Work through the entries below and show every line in which "change" is found.

··· LISTED RECORDS ···

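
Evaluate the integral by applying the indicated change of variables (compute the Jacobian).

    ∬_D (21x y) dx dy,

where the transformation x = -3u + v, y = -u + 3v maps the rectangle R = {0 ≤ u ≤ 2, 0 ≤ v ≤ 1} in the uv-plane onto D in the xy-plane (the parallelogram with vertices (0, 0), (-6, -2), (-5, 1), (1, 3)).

Compute the Jacobian determinant of (x, y) with respect to (u, v):

    ∂(x,y)/∂(u,v) = | -3  1 | = (-3)(3) - (1)(-1) = -8.
                   | -1  3 |

Its absolute value is |J| = 8 (the area scaling factor).

Substituting x = -3u + v, y = -u + 3v into the integrand,

    21x y → 63u^2 - 210u v + 63v^2,

so the integral becomes

    ∬_R (63u^2 - 210u v + 63v^2) · |J| du dv = ∫_0^2 ∫_0^1 (504u^2 - 1680u v + 504v^2) dv du.

Inner (v): 504u^2 - 840u + 168.
Outer (u): 0.

Therefore ∬_D (21x y) dx dy = 0.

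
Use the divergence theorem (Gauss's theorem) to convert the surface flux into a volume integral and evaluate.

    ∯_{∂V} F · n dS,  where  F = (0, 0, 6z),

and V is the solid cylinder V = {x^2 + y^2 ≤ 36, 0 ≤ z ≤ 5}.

By the divergence theorem,

    ∯_{∂V} F · n dS = ∭_V (∇ · F) dV.

Compute the divergence:
    ∇ · F = ∂F_x/∂x + ∂F_y/∂y + ∂F_z/∂z = 0 + 0 + 6 = 6.

In cylindrical coordinates, x = r cos(θ), y = r sin(θ), z = z, dV = r dr dθ dz, with 0 ≤ r ≤ 6, 0 ≤ θ ≤ 2π, 0 ≤ z ≤ 5.

The integrand, after substitution and multiplying by the volume element, becomes (6) · r, so

    ∭_V (∇·F) dV = ∫_0^{2π} ∫_0^{6} ∫_0^{5} (6) · r dz dr dθ.

Inner (z from 0 to 5): 30r.
Middle (r from 0 to 6): 540.
Outer (θ from 0 to 2π): 1080π.

Therefore ∯_{∂V} F · n dS = 1080π.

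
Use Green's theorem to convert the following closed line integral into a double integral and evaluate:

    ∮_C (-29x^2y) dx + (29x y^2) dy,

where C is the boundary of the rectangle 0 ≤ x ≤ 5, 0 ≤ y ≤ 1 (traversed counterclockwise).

Green's theorem converts the closed line integral into a double integral over the enclosed region D:

    ∮_C P dx + Q dy = ∬_D (∂Q/∂x - ∂P/∂y) dA.

Here P = -29x^2y, Q = 29x y^2, so

    ∂Q/∂x = 29y^2,    ∂P/∂y = -29x^2,
    ∂Q/∂x - ∂P/∂y = 29x^2 + 29y^2.

D is the region 0 ≤ x ≤ 5, 0 ≤ y ≤ 1. Evaluating the double integral:

    ∬_D (29x^2 + 29y^2) dA = ∫_0^{5} ∫_0^{1} (29x^2 + 29y^2) dy dx.

Inner (y from 0 to 1): 29x^2 + 29/3.
Outer (x from 0 to 5): 3770/3.

Therefore ∮_C P dx + Q dy = 3770/3.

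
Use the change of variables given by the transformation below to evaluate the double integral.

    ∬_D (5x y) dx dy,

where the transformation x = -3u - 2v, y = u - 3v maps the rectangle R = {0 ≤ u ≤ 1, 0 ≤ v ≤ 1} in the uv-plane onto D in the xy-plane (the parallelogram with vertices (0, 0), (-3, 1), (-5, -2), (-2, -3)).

Compute the Jacobian determinant of (x, y) with respect to (u, v):

    ∂(x,y)/∂(u,v) = | -3  -2 | = (-3)(-3) - (-2)(1) = 11.
                   | 1  -3 |

Its absolute value is |J| = 11 (the area scaling factor).

Substituting x = -3u - 2v, y = u - 3v into the integrand,

    5x y → -15u^2 + 35u v + 30v^2,

so the integral becomes

    ∬_R (-15u^2 + 35u v + 30v^2) · |J| du dv = ∫_0^1 ∫_0^1 (-165u^2 + 385u v + 330v^2) dv du.

Inner (v): -165u^2 + 385u/2 + 110.
Outer (u): 605/4.

Therefore ∬_D (5x y) dx dy = 605/4.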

···

WRITTEN ANSWER:
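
Evaluate the integral by applying the indicated change of variables (compute the Jacobian).
Use the change of variables given by the transformation below to evaluate the double integral.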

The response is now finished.